EXERCISE DESCRIPTION: Only certain lines below are wanted: those starting at the line containing "3/34 | 5/34 |" and ending at the line containing "3/49 | 3/49 |", both included, each retyped exactly.

SUPPLIED INFORMATION:
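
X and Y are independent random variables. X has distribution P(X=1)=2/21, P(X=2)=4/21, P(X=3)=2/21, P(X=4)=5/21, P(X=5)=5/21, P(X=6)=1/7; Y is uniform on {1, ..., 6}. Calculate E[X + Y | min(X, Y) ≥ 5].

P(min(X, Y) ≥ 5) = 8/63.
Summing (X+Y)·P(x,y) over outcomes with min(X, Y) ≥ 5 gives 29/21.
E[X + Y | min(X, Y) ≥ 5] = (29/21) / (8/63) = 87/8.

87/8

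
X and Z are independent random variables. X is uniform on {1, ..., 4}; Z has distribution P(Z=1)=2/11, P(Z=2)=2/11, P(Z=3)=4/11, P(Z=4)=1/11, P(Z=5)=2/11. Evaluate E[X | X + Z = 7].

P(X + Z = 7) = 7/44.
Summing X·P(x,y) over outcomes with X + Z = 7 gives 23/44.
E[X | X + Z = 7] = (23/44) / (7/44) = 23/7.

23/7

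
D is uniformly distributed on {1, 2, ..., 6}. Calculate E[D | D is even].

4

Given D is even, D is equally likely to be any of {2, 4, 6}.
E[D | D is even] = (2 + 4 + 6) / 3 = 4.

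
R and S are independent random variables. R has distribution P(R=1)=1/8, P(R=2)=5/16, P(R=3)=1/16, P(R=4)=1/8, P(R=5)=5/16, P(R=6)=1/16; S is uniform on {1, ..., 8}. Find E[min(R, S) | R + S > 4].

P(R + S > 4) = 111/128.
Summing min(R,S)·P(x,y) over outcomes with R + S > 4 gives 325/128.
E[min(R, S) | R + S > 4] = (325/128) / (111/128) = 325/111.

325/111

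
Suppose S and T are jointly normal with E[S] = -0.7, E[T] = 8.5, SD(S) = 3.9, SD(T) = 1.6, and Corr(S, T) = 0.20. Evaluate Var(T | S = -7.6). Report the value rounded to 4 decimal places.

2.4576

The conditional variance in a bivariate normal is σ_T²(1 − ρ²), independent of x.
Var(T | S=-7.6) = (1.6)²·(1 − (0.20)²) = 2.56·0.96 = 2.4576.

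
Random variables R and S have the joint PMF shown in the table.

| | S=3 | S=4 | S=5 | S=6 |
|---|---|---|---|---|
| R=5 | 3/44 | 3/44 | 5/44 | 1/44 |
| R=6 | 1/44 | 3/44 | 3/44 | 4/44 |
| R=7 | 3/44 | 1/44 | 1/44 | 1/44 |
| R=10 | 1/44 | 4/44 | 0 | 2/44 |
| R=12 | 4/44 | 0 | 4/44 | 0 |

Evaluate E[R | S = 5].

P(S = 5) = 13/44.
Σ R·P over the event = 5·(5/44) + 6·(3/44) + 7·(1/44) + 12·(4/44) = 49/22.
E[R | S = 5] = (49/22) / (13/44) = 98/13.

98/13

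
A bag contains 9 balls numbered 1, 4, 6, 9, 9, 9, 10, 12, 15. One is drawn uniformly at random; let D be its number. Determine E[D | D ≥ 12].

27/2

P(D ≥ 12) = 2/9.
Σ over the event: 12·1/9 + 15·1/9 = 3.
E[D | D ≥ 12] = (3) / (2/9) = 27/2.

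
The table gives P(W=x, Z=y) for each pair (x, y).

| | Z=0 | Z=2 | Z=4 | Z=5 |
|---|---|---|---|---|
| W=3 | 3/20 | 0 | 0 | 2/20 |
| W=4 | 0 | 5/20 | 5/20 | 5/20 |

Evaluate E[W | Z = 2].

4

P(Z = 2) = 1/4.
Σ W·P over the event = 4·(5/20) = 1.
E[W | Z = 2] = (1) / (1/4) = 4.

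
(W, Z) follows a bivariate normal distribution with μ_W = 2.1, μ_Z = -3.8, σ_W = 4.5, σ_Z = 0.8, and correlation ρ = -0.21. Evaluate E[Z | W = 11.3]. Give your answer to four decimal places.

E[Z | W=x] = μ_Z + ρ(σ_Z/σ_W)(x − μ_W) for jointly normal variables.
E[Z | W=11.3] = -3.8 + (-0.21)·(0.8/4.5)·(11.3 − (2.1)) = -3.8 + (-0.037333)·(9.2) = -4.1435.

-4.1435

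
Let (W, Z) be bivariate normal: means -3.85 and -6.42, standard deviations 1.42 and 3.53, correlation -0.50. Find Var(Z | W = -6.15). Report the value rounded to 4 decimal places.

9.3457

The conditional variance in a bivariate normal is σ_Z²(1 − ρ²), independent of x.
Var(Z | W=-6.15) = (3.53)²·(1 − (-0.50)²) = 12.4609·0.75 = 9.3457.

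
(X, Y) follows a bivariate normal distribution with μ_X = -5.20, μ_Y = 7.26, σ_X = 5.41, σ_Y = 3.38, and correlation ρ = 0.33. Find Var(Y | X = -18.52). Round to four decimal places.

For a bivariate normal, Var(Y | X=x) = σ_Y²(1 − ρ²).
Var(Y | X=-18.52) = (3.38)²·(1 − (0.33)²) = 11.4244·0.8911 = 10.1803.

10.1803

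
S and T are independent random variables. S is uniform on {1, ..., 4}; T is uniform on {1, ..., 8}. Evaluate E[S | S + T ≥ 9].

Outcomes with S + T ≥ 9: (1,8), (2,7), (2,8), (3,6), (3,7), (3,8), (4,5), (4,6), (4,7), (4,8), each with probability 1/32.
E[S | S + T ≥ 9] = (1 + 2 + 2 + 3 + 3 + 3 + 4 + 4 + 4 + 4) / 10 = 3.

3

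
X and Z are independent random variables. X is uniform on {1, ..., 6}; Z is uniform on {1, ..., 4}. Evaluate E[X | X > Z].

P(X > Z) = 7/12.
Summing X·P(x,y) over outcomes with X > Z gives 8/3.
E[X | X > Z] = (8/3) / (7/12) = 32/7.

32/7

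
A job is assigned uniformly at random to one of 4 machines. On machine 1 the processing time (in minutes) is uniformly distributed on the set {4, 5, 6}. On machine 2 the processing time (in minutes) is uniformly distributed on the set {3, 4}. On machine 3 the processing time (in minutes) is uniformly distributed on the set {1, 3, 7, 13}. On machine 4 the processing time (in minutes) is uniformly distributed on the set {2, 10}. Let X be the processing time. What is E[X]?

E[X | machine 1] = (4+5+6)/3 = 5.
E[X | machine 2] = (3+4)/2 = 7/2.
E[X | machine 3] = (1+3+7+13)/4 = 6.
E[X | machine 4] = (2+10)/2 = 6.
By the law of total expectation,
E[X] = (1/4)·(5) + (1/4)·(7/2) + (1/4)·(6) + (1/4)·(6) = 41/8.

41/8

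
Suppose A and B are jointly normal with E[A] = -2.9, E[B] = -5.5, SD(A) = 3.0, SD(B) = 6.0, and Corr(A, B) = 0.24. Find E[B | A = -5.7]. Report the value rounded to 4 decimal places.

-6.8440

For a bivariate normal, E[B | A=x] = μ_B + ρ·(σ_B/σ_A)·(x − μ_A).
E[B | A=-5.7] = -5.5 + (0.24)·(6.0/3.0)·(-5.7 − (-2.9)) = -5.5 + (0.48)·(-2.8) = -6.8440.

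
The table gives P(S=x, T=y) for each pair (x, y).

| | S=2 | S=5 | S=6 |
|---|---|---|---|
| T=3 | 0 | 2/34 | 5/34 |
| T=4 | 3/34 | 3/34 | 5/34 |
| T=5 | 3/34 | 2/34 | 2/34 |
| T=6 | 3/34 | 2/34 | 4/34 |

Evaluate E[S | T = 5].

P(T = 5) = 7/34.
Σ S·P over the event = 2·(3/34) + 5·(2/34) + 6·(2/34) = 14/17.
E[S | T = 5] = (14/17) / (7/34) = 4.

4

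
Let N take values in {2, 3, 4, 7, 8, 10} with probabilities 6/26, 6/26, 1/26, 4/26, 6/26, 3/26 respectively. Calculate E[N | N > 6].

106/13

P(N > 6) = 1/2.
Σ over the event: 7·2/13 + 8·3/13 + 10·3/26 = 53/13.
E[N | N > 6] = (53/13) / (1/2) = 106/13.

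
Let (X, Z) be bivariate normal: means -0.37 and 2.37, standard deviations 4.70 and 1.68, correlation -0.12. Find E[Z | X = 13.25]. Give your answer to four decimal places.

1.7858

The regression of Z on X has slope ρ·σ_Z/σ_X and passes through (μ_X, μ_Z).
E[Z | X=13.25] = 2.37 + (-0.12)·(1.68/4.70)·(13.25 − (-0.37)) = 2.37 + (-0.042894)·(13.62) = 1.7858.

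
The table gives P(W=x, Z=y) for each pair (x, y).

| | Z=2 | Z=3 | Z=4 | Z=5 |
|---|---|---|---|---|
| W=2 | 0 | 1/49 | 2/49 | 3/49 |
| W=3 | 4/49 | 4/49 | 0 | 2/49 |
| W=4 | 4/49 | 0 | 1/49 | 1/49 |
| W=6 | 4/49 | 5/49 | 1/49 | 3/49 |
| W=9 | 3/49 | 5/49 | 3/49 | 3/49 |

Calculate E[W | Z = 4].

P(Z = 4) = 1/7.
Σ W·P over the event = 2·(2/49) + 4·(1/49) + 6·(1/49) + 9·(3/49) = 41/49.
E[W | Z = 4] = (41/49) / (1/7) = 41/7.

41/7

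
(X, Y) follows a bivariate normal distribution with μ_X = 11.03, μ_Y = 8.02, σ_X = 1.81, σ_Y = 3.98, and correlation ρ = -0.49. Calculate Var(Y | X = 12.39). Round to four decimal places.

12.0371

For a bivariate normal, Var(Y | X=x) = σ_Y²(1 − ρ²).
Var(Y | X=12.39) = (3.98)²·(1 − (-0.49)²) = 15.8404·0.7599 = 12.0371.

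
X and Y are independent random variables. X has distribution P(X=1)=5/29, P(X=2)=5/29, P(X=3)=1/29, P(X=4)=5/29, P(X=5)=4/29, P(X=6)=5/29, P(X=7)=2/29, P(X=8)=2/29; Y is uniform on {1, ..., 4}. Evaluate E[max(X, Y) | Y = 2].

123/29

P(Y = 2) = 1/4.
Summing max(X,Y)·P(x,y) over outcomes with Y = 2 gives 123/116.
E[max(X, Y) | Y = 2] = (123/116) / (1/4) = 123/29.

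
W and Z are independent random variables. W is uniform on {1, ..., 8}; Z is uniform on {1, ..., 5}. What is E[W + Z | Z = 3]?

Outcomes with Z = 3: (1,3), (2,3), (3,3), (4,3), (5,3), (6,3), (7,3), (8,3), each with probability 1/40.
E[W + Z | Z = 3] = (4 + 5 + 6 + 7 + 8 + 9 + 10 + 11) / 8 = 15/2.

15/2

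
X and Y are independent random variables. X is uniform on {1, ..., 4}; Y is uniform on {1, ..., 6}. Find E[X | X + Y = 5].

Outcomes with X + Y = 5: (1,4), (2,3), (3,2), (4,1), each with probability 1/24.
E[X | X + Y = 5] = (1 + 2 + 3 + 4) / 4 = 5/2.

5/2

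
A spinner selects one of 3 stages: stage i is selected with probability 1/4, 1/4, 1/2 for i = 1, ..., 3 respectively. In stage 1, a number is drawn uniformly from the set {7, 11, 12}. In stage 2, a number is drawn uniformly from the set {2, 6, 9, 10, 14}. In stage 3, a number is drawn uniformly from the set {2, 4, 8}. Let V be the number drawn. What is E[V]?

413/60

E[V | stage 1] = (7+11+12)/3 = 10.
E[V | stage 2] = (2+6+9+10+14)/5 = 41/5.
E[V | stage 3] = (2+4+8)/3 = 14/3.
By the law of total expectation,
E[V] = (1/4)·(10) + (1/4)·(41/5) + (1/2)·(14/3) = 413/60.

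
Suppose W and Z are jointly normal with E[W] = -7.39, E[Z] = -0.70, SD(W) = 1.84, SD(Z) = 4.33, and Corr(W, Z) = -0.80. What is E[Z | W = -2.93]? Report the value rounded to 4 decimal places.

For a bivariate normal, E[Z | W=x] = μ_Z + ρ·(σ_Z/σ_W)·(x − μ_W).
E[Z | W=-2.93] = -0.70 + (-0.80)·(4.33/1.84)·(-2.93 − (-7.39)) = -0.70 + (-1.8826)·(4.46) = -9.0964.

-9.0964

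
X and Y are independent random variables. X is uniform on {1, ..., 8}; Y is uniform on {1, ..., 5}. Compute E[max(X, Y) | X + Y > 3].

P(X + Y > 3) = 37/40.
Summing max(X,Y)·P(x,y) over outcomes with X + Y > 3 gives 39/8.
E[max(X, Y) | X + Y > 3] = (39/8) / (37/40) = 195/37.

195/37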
---
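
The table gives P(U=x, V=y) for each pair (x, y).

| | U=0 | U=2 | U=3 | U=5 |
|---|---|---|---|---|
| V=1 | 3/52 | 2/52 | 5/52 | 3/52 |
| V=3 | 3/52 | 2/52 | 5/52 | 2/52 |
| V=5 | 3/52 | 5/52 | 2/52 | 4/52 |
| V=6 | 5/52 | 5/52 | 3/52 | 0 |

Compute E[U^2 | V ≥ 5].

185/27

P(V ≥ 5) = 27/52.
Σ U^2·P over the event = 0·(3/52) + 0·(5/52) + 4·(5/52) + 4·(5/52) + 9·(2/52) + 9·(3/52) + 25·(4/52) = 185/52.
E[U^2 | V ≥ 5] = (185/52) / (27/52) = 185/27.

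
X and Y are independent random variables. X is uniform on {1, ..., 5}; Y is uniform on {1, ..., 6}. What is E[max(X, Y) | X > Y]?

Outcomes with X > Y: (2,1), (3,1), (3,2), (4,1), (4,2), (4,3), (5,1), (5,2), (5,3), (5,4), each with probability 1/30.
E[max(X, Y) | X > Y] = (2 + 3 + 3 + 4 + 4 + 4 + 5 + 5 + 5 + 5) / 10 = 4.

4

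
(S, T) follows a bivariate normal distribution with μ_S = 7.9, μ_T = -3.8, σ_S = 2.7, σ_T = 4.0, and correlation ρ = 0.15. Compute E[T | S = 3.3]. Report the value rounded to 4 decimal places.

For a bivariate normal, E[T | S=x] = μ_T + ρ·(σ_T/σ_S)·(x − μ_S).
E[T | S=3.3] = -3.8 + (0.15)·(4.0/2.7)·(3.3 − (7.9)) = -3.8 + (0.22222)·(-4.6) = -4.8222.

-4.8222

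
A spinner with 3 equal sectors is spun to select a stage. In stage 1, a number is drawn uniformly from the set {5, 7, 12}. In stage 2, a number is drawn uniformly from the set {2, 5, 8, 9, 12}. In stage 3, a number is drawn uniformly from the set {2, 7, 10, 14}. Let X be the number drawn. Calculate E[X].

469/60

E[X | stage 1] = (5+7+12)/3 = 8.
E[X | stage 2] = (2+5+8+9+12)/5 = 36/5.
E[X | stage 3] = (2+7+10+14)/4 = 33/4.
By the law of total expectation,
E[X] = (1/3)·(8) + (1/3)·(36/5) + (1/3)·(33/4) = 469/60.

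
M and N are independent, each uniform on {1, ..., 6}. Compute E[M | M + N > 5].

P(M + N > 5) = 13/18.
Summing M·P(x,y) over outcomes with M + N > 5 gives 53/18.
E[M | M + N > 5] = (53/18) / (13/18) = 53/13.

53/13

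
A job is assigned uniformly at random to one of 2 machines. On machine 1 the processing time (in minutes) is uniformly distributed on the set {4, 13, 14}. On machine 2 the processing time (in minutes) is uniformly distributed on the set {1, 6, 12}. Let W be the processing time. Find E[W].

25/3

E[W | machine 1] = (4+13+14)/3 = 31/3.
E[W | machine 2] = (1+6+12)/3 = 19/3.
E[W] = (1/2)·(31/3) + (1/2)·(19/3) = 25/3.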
==
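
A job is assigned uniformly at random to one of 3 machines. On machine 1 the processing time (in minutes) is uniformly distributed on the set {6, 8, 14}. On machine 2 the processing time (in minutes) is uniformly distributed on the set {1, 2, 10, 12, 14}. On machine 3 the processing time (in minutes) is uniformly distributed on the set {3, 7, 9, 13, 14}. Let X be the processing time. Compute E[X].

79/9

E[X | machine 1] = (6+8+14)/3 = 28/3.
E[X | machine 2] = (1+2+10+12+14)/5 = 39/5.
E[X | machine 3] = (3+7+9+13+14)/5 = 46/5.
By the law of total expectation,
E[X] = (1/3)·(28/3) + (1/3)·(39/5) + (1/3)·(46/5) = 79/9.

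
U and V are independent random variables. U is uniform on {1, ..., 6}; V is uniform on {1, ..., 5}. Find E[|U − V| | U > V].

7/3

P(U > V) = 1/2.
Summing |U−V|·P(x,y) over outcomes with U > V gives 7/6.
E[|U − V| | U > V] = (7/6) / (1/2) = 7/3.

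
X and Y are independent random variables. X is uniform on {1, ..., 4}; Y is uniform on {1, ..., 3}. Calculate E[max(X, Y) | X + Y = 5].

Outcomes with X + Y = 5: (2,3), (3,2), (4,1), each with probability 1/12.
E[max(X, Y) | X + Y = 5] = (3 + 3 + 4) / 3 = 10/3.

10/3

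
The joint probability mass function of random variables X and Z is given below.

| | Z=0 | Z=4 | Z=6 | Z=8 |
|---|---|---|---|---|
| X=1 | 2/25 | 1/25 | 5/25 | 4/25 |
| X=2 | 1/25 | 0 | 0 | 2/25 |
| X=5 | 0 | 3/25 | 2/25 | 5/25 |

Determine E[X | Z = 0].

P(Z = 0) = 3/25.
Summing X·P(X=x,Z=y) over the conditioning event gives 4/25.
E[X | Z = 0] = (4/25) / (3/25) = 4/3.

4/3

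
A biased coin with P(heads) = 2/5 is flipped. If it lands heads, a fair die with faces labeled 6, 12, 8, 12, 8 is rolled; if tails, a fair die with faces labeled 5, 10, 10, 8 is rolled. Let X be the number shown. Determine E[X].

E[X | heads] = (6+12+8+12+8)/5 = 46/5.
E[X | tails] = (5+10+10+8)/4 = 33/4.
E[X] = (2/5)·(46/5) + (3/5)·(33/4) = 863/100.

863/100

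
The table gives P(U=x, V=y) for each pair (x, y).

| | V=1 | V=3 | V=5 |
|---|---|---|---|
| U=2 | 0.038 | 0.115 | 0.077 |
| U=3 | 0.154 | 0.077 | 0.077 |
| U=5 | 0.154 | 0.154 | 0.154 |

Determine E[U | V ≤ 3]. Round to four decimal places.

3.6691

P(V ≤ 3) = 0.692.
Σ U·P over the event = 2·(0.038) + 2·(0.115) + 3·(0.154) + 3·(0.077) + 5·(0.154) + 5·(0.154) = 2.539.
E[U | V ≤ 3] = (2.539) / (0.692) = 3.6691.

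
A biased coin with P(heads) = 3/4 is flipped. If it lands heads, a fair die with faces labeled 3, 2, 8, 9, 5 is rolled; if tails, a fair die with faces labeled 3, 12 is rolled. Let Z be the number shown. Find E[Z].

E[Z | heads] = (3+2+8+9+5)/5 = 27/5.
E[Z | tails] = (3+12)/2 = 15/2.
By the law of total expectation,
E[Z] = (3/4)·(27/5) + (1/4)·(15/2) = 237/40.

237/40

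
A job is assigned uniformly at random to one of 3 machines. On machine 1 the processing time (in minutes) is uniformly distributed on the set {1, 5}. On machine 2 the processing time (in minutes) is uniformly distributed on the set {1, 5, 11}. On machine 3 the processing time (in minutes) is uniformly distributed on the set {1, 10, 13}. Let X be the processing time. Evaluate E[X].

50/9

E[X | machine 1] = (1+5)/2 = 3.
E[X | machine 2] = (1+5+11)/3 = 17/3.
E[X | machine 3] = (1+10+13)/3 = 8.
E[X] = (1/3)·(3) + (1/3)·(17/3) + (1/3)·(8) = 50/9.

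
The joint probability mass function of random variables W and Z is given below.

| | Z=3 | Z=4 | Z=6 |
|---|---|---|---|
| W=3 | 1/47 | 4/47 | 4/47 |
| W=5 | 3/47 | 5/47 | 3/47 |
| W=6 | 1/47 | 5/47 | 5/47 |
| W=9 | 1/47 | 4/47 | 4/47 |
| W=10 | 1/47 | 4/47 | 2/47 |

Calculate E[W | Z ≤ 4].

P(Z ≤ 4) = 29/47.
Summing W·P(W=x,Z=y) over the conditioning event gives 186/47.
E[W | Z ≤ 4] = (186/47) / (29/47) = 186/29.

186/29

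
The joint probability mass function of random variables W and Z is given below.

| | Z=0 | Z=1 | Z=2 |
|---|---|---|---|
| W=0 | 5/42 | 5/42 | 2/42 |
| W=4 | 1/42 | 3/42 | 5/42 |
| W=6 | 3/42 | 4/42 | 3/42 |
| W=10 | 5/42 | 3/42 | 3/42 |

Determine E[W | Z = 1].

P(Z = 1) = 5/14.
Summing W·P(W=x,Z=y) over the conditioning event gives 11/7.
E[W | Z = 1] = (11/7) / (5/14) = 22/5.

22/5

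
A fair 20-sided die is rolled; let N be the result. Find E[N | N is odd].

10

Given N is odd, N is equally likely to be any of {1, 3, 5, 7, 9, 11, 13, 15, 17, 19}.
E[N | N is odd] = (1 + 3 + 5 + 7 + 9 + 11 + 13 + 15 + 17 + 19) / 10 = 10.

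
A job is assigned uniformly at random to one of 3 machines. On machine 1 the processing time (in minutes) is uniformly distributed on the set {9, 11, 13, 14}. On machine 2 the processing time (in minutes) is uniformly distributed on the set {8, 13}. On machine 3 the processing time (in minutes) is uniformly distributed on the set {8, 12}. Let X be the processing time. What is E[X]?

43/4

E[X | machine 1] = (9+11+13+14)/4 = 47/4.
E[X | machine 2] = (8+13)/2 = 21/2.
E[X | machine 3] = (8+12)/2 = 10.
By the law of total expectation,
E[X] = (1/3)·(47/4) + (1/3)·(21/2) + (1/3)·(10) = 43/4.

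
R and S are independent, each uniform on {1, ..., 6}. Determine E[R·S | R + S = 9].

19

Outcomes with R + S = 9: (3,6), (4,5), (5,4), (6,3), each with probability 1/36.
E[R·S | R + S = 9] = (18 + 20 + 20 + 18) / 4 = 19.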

EXERCISE RESPONSE:
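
| T=4 | 3/34 | 3/34 | 5/34 |
| T=5 | 3/34 | 2/34 | 2/34 |
| T=6 | 3/34 | 2/34 | 4/34 |

Evaluate E[S | T = 5].

P(T = 5) = 7/34.
Σ S·P over the event = 2·(3/34) + 5·(2/34) + 6·(2/34) = 14/17.
E[S | T = 5] = (14/17) / (7/34) = 4.

4

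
Let N take values in {2, 3, 4, 7, 8, 10} with probabilities 6/26, 6/26, 1/26, 4/26, 6/26, 3/26 respectively. Calculate E[N | N > 6].

106/13

P(N > 6) = 1/2.
Σ over the event: 7·2/13 + 8·3/13 + 10·3/26 = 53/13.
E[N | N > 6] = (53/13) / (1/2) = 106/13.

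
Let (X, Z) be bivariate normal: means -0.37 and 2.37, standard deviations 4.70 and 1.68, correlation -0.12. Find E[Z | X = 13.25]. Give your answer to four decimal places.

1.7858

The regression of Z on X has slope ρ·σ_Z/σ_X and passes through (μ_X, μ_Z).
E[Z | X=13.25] = 2.37 + (-0.12)·(1.68/4.70)·(13.25 − (-0.37)) = 2.37 + (-0.042894)·(13.62) = 1.7858.

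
The table gives P(W=x, Z=y) for each pair (x, y).

| | Z=2 | Z=3 | Z=4 | Z=5 |
|---|---|---|---|---|
| W=2 | 0 | 1/49 | 2/49 | 3/49 |
| W=3 | 4/49 | 4/49 | 0 | 2/49 |
| W=4 | 4/49 | 0 | 1/49 | 1/49 |
| W=6 | 4/49 | 5/49 | 1/49 | 3/49 |
| W=9 | 3/49 | 5/49 | 3/49 | 3/49 |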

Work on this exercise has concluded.